Activity:
Type each record below again, with the same words.

☆ ☆ ☆

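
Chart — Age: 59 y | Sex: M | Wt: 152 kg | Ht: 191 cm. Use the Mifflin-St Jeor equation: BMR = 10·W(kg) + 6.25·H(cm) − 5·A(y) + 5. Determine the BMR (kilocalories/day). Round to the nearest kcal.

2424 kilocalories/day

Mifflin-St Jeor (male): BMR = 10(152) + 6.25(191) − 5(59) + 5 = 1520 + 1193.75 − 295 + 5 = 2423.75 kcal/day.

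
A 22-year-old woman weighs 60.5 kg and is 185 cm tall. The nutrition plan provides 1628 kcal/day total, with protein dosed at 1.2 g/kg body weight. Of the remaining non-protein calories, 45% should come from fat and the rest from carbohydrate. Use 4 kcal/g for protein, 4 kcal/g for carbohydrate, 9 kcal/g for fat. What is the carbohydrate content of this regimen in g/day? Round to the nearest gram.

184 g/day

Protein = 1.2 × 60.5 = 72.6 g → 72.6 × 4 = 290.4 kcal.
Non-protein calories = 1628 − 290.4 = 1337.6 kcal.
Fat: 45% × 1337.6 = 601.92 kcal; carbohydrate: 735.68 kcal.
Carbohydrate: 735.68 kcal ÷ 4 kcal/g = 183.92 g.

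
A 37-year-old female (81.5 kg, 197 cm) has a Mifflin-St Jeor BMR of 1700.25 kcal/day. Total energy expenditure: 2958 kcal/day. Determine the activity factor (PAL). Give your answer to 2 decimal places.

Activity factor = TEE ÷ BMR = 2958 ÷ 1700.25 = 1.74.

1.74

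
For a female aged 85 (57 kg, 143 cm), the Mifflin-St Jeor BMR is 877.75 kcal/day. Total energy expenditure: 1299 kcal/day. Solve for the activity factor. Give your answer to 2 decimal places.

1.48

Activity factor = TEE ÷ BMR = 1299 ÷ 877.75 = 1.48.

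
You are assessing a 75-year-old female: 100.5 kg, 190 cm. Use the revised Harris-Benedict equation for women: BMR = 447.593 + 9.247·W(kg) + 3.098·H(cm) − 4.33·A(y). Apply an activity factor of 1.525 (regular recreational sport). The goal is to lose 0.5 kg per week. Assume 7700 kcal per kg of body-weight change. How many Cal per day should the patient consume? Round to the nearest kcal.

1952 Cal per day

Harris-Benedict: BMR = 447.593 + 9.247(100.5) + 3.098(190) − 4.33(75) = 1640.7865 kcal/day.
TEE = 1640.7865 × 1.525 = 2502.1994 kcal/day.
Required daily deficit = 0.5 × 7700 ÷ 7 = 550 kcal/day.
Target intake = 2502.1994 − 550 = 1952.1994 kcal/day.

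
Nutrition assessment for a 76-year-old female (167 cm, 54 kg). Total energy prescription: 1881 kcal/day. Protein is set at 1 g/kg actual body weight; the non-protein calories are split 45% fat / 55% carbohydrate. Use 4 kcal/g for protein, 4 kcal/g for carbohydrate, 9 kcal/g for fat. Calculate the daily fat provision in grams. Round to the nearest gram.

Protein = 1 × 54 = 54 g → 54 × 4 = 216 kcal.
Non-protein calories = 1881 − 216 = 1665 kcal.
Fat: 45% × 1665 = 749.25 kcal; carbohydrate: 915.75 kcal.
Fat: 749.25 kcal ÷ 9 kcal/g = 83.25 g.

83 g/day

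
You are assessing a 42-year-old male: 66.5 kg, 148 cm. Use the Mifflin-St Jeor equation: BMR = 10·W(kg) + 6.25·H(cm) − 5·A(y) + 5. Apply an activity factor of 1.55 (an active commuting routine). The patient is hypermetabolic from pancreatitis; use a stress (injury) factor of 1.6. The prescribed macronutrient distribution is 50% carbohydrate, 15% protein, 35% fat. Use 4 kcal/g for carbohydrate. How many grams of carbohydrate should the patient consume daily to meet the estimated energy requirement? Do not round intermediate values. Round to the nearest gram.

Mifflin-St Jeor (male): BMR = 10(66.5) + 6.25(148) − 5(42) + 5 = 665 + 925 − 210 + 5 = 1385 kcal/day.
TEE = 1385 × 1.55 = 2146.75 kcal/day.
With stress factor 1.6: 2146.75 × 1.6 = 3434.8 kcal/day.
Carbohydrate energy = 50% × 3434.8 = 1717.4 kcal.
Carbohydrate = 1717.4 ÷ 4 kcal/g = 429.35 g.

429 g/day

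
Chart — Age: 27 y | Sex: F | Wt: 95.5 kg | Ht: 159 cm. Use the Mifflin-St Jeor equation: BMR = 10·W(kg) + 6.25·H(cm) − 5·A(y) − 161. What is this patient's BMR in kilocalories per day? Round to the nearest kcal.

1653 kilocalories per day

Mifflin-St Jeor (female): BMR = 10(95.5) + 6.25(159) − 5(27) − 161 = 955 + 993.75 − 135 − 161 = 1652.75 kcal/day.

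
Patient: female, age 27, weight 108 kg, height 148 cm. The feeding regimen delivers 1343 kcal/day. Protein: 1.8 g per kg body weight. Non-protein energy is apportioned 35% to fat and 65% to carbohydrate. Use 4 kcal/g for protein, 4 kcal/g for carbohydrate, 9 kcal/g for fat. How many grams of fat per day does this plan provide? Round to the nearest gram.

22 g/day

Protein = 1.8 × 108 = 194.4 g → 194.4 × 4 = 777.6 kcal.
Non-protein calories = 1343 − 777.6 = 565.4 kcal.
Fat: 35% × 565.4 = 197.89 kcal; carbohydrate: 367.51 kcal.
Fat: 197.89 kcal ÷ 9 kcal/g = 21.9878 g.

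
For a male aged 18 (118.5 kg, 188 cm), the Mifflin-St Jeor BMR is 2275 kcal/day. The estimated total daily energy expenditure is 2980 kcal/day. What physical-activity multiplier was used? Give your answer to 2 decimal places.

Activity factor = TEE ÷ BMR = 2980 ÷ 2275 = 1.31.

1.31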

☆ ☆ ☆

Answer section:
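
Chart — Age: 59 y | Sex: M | Wt: 152 kg | Ht: 191 cm. Use the Mifflin-St Jeor equation: BMR = 10·W(kg) + 6.25·H(cm) − 5·A(y) + 5. Determine the BMR (kilocalories/day). Round to the nearest kcal.

2424 kilocalories/day

Mifflin-St Jeor (male): BMR = 10(152) + 6.25(191) − 5(59) + 5 = 1520 + 1193.75 − 295 + 5 = 2423.75 kcal/day.

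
A 22-year-old woman weighs 60.5 kg and is 185 cm tall. The nutrition plan provides 1628 kcal/day total, with protein dosed at 1.2 g/kg body weight. Of the remaining non-protein calories, 45% should come from fat and the rest from carbohydrate. Use 4 kcal/g for protein, 4 kcal/g for carbohydrate, 9 kcal/g for fat. What is the carbohydrate content of this regimen in g/day? Round to the nearest gram.

184 g/day

Protein = 1.2 × 60.5 = 72.6 g → 72.6 × 4 = 290.4 kcal.
Non-protein calories = 1628 − 290.4 = 1337.6 kcal.
Fat: 45% × 1337.6 = 601.92 kcal; carbohydrate: 735.68 kcal.
Carbohydrate: 735.68 kcal ÷ 4 kcal/g = 183.92 g.

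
A 37-year-old female (81.5 kg, 197 cm) has a Mifflin-St Jeor BMR of 1700.25 kcal/day. Total energy expenditure: 2958 kcal/day. Determine the activity factor (PAL). Give your answer to 2 decimal places.

Activity factor = TEE ÷ BMR = 2958 ÷ 1700.25 = 1.74.

1.74

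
For a female aged 85 (57 kg, 143 cm), the Mifflin-St Jeor BMR is 877.75 kcal/day. Total energy expenditure: 1299 kcal/day. Solve for the activity factor. Give your answer to 2 decimal places.

1.48

Activity factor = TEE ÷ BMR = 1299 ÷ 877.75 = 1.48.

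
You are assessing a 75-year-old female: 100.5 kg, 190 cm. Use the revised Harris-Benedict equation for women: BMR = 447.593 + 9.247·W(kg) + 3.098·H(cm) − 4.33·A(y). Apply an activity factor of 1.525 (regular recreational sport). The goal is to lose 0.5 kg per week. Assume 7700 kcal per kg of body-weight change. How many Cal per day should the patient consume? Round to the nearest kcal.

1952 Cal per day

Harris-Benedict: BMR = 447.593 + 9.247(100.5) + 3.098(190) − 4.33(75) = 1640.7865 kcal/day.
TEE = 1640.7865 × 1.525 = 2502.1994 kcal/day.
Required daily deficit = 0.5 × 7700 ÷ 7 = 550 kcal/day.
Target intake = 2502.1994 − 550 = 1952.1994 kcal/day.

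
Nutrition assessment for a 76-year-old female (167 cm, 54 kg). Total energy prescription: 1881 kcal/day. Protein is set at 1 g/kg actual body weight; the non-protein calories are split 45% fat / 55% carbohydrate. Use 4 kcal/g for protein, 4 kcal/g for carbohydrate, 9 kcal/g for fat. Calculate the daily fat provision in grams. Round to the nearest gram.

Protein = 1 × 54 = 54 g → 54 × 4 = 216 kcal.
Non-protein calories = 1881 − 216 = 1665 kcal.
Fat: 45% × 1665 = 749.25 kcal; carbohydrate: 915.75 kcal.
Fat: 749.25 kcal ÷ 9 kcal/g = 83.25 g.

83 g/day

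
You are assessing a 42-year-old male: 66.5 kg, 148 cm. Use the Mifflin-St Jeor equation: BMR = 10·W(kg) + 6.25·H(cm) − 5·A(y) + 5. Apply an activity factor of 1.55 (an active commuting routine). The patient is hypermetabolic from pancreatitis; use a stress (injury) factor of 1.6. The prescribed macronutrient distribution is 50% carbohydrate, 15% protein, 35% fat. Use 4 kcal/g for carbohydrate. How many grams of carbohydrate should the patient consume daily to meet the estimated energy requirement? Do not round intermediate values. Round to the nearest gram.

Mifflin-St Jeor (male): BMR = 10(66.5) + 6.25(148) − 5(42) + 5 = 665 + 925 − 210 + 5 = 1385 kcal/day.
TEE = 1385 × 1.55 = 2146.75 kcal/day.
With stress factor 1.6: 2146.75 × 1.6 = 3434.8 kcal/day.
Carbohydrate energy = 50% × 3434.8 = 1717.4 kcal.
Carbohydrate = 1717.4 ÷ 4 kcal/g = 429.35 g.

429 g/day

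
Chart — Age: 27 y | Sex: F | Wt: 95.5 kg | Ht: 159 cm. Use the Mifflin-St Jeor equation: BMR = 10·W(kg) + 6.25·H(cm) − 5·A(y) − 161. What is this patient's BMR in kilocalories per day? Round to the nearest kcal.

1653 kilocalories per day

Mifflin-St Jeor (female): BMR = 10(95.5) + 6.25(159) − 5(27) − 161 = 955 + 993.75 − 135 − 161 = 1652.75 kcal/day.

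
Patient: female, age 27, weight 108 kg, height 148 cm. The feeding regimen delivers 1343 kcal/day. Protein: 1.8 g per kg body weight. Non-protein energy is apportioned 35% to fat and 65% to carbohydrate. Use 4 kcal/g for protein, 4 kcal/g for carbohydrate, 9 kcal/g for fat. How many grams of fat per day does this plan provide? Round to the nearest gram.

22 g/day

Protein = 1.8 × 108 = 194.4 g → 194.4 × 4 = 777.6 kcal.
Non-protein calories = 1343 − 777.6 = 565.4 kcal.
Fat: 35% × 565.4 = 197.89 kcal; carbohydrate: 367.51 kcal.
Fat: 197.89 kcal ÷ 9 kcal/g = 21.9878 g.

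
For a male aged 18 (118.5 kg, 188 cm), the Mifflin-St Jeor BMR is 2275 kcal/day. The estimated total daily energy expenditure is 2980 kcal/day. What physical-activity multiplier was used? Give your answer to 2 decimal places.

Activity factor = TEE ÷ BMR = 2980 ÷ 2275 = 1.31.

1.31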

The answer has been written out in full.